→ EXERCISE OBJECTIVE: Look through the records below, and copy out every line that holds the string "What".

→ DATA EXTRACT:
━━━━

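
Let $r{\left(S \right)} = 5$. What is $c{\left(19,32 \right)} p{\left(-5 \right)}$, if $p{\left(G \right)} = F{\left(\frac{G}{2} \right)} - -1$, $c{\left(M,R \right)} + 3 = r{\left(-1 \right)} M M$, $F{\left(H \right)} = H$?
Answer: $-2703$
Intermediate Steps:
$c{\left(M,R \right)} = -3 + 5 M^{2}$ ($c{\left(M,R \right)} = -3 + 5 M M = -3 + 5 M^{2}$)
$p{\left(G \right)} = 1 + \frac{G}{2}$ ($p{\left(G \right)} = \frac{G}{2} - -1 = G \frac{1}{2} + 1 = \frac{G}{2} + 1 = 1 + \frac{G}{2}$)
$c{\left(19,32 \right)} p{\left(-5 \right)} = \left(-3 + 5 \cdot 19^{2}\right) \left(1 + \frac{1}{2} \left(-5\right)\right) = \left(-3 + 5 \cdot 361\right) \left(1 - \frac{5}{2}\right) = \left(-3 + 1805\right) \left(- \frac{3}{2}\right) = 1802 \left(- \frac{3}{2}\right) = -2703$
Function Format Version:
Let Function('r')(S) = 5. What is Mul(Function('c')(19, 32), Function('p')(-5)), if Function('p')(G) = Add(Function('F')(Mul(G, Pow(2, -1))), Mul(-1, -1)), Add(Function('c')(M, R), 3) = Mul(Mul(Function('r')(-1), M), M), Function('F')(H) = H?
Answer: -2703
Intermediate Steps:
Function('c')(M, R) = Add(-3, Mul(5, Pow(M, 2))) (Function('c')(M, R) = Add(-3, Mul(Mul(5, M), M)) = Add(-3, Mul(5, Pow(M, 2))))
Function('p')(G) = Add(1, Mul(Rational(1, 2), G)) (Function('p')(G) = Add(Mul(G, Pow(2, -1)), Mul(-1, -1)) = Add(Mul(G, Rational(1, 2)), 1) = Add(Mul(Rational(1, 2), G), 1) = Add(1, Mul(Rational(1, 2), G)))
Mul(Function('c')(19, 32), Function('p')(-5)) = Mul(Add(-3, Mul(5, Pow(19, 2))), Add(1, Mul(Rational(1, 2), -5))) = Mul(Add(-3, Mul(5, 361)), Add(1, Rational(-5, 2))) = Mul(Add(-3, 1805), Rational(-3, 2)) = Mul(1802, Rational(-3, 2)) = -2703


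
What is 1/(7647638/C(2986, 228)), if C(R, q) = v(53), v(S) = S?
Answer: 53/7647638 ≈ 6.9302e-6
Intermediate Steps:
C(R, q) = 53
1/(7647638/C(2986, 228)) = 1/(7647638/53) = 53/7647638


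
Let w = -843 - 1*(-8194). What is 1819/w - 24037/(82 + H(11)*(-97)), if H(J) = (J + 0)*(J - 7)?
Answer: 14177717/2367022 ≈ 5.9897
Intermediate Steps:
H(J) = J*(-7 + J)
w = 7351 (w = -843 + 8194 = 7351)
1819/w - 24037/(82 + H(11)*(-97)) = 1819/7351 - 24037/(82 + (11*(-7 + 11))*(-97)) = 1819*(1/7351) - 24037/(82 + (11*4)*(-97)) = 1819/7351 - 24037/(82 + 44*(-97)) = 1819/7351 - 24037/(82 - 4268) = 1819/7351 - 24037/(-4186) = 1819/7351 - 24037*(-1/4186) = 1819/7351 + 1849/322 = 14177717/2367022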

━━━━

→ TASK SOLUTION:
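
Let $r{\left(S \right)} = 5$. What is $c{\left(19,32 \right)} p{\left(-5 \right)}$, if $p{\left(G \right)} = F{\left(\frac{G}{2} \right)} - -1$, $c{\left(M,R \right)} + 3 = r{\left(-1 \right)} M M$, $F{\left(H \right)} = H$?
Let Function('r')(S) = 5. What is Mul(Function('c')(19, 32), Function('p')(-5)), if Function('p')(G) = Add(Function('F')(Mul(G, Pow(2, -1))), Mul(-1, -1)), Add(Function('c')(M, R), 3) = Mul(Mul(Function('r')(-1), M), M), Function('F')(H) = H?
What is 1/(7647638/C(2986, 228)), if C(R, q) = v(53), v(S) = S?
Let w = -843 - 1*(-8194). What is 1819/w - 24037/(82 + H(11)*(-97)), if H(J) = (J + 0)*(J - 7)?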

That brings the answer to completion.